Material to process ->
*** Begin section ***

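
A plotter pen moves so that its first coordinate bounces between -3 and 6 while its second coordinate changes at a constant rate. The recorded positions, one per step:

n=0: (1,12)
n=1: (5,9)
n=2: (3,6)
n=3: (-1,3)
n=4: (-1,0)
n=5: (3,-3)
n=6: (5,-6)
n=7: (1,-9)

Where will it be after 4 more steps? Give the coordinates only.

The first coordinate travels 4 per step and bounces off the walls at -3 and 6.
  step 8: 1 → -3
  step 9: -3 → 1
  step 10: 1 → 5
  step 11: 5 → 3
The second coordinate changes by -3 each step: at step 11 it is -21.

(3,-21)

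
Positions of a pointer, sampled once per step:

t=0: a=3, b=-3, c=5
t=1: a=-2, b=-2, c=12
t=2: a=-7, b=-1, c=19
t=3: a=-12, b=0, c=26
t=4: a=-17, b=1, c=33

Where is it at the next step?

a=-22, b=2, c=40

Constant displacement of (-5, +1, +7) per step.
step 5: a=-17, b=1, c=33 + (-5, +1, +7) → a=-22, b=2, c=40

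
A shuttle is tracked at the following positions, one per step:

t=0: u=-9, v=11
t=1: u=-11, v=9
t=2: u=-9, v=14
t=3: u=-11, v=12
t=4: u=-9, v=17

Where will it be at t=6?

u=-9, v=20

The moves between consecutive positions are (-2, -2), (+2, +5), (-2, -2), (+2, +5); they repeat the 2-cycle [(-2, -2), (+2, +5)].
step 5: apply (-2, -2) → u=-11, v=15
step 6: apply (+2, +5) → u=-9, v=20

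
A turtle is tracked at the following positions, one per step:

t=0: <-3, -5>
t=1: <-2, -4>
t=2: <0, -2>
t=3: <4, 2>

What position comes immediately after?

Step-to-step displacements: <+1, +1>, <+2, +2>, <+4, +4>; each is 2× the previous.
step 4: <4, 2> + <+8, +8> → <12, 10>

<12, 10>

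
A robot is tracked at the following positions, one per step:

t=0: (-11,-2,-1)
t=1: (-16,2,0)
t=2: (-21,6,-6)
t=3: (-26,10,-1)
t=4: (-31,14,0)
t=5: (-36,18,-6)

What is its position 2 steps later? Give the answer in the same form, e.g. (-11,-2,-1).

The first coordinate changes by -5 each step, so at step 7 it is -11 + 7·(-5) = -46.
The second coordinate changes by +4 each step, so at step 7 it is -2 + 7·(4) = 26.
The third coordinate repeats the cycle [-1, 0, -6] with period 3; step 7 mod 3 = 1, giving 0.

(-46,26,0)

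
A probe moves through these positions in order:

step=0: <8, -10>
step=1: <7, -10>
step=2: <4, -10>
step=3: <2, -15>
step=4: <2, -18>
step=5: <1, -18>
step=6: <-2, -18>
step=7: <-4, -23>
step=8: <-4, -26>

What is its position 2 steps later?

<-8, -26>

Differencing gives <-1, +0>, <-3, +0>, <-2, -5>, <+0, -3>, <-1, +0>, <-3, +0>, <-2, -5>, <+0, -3>. This is the pattern <-1, +0>, <-3, +0>, <-2, -5>, <+0, -3> repeated.
step 9: apply <-1, +0> → <-5, -26>
step 10: apply <-3, +0> → <-8, -26>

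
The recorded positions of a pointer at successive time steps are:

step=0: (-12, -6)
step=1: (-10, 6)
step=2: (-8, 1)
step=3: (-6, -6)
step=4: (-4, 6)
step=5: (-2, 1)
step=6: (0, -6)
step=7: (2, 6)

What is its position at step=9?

(6, -6)

First: linear, +2 per step → 6 at step 9.
Second: cycles through -6, 6, 1 every 3 steps. Step 9 lands at position 0 of the cycle → -6.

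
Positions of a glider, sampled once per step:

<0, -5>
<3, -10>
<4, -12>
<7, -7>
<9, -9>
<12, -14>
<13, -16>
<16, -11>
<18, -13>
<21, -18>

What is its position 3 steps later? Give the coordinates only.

Step-to-step displacements: <+3, -5>, <+1, -2>, <+3, +5>, <+2, -2>, <+3, -5>, <+1, -2>, <+3, +5>, <+2, -2>, <+3, -5> — a repeating cycle of length 4.
step 10: apply <+1, -2> → <22, -20>
step 11: apply <+3, +5> → <25, -15>
step 12: apply <+2, -2> → <27, -17>

<27, -17>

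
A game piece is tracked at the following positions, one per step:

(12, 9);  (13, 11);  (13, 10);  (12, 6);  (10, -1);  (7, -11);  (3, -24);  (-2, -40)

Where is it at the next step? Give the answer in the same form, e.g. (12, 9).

(-8, -59)

First differences are (+1, +2), (+0, -1), (-1, -4), (-2, -7), (-3, -10), (-4, -13), (-5, -16); their common second difference is (-1, -3) (constant acceleration).
step 8: (-2, -40) + (-6, -19) → (-8, -59)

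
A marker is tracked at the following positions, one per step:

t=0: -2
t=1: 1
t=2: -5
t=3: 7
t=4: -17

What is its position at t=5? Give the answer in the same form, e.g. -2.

31

Consecutive displacements +3, -6, +12, -24 scale by a factor of -2 each step.
step 5: -17 + 48 → 31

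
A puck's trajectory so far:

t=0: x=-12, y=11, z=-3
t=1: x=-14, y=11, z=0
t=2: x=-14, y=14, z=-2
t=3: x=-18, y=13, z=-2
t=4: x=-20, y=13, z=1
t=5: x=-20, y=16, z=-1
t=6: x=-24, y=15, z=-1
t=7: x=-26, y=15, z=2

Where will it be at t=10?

x=-32, y=17, z=3

The moves between consecutive positions are (-2, +0, +3), (+0, +3, -2), (-4, -1, +0), (-2, +0, +3), (+0, +3, -2), (-4, -1, +0), (-2, +0, +3); they repeat the 3-cycle [(-2, +0, +3), (+0, +3, -2), (-4, -1, +0)].
step 8: apply (+0, +3, -2) → x=-26, y=18, z=0
step 9: apply (-4, -1, +0) → x=-30, y=17, z=0
step 10: apply (-2, +0, +3) → x=-32, y=17, z=3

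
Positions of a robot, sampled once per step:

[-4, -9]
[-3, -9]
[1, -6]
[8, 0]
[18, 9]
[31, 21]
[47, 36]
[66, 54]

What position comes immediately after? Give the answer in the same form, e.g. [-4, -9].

Successive displacements: [+1, +0], [+4, +3], [+7, +6], [+10, +9], [+13, +12], [+16, +15], [+19, +18] — each changes by [+3, +3].
step 8: [66, 54] + [+22, +21] → [88, 75]

[88, 75]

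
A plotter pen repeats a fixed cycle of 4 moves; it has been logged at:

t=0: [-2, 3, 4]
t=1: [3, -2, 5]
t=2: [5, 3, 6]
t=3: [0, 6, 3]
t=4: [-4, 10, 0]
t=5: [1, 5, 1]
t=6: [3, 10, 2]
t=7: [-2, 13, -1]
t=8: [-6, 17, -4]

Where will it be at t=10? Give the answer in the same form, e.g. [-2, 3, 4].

The moves between consecutive positions are [+5, -5, +1], [+2, +5, +1], [-5, +3, -3], [-4, +4, -3], [+5, -5, +1], [+2, +5, +1], [-5, +3, -3], [-4, +4, -3]; they repeat the 4-cycle [[+5, -5, +1], [+2, +5, +1], [-5, +3, -3], [-4, +4, -3]].
step 9: apply [+5, -5, +1] → [-1, 12, -3]
step 10: apply [+2, +5, +1] → [1, 17, -2]

[1, 17, -2]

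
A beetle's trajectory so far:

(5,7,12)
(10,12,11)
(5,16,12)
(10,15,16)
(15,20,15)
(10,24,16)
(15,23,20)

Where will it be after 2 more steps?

(15,32,20)

The moves between consecutive positions are (+5,+5,-1), (-5,+4,+1), (+5,-1,+4), (+5,+5,-1), (-5,+4,+1), (+5,-1,+4); they repeat the 3-cycle [(+5,+5,-1), (-5,+4,+1), (+5,-1,+4)].
step 7: apply (+5,+5,-1) → (20,28,19)
step 8: apply (-5,+4,+1) → (15,32,20)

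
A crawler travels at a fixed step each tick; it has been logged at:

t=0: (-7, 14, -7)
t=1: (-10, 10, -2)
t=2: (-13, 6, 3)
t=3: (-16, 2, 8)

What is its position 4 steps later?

Constant displacement of (-3, -4, +5) per step.
step 4: (-16, 2, 8) + (-3, -4, +5) → (-19, -2, 13)
step 5: (-19, -2, 13) + (-3, -4, +5) → (-22, -6, 18)
step 6: (-22, -6, 18) + (-3, -4, +5) → (-25, -10, 23)
step 7: (-25, -10, 23) + (-3, -4, +5) → (-28, -14, 28)

(-28, -14, 28)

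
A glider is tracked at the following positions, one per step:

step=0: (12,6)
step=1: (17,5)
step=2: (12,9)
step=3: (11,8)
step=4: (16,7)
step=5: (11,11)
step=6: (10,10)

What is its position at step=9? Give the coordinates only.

(9,12)

Step-to-step displacements: (+5,-1), (-5,+4), (-1,-1), (+5,-1), (-5,+4), (-1,-1) — a repeating cycle of length 3.
step 7: apply (+5,-1) → (15,9)
step 8: apply (-5,+4) → (10,13)
step 9: apply (-1,-1) → (9,12)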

*** End section ***

How to complete this task ->
Show each line in the entries that holds the string "plotter".

Task answer ->
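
A plotter pen moves so that its first coordinate bounces between -3 and 6 while its second coordinate changes at a constant rate. The recorded positions, one per step:
A plotter pen repeats a fixed cycle of 4 moves; it has been logged at: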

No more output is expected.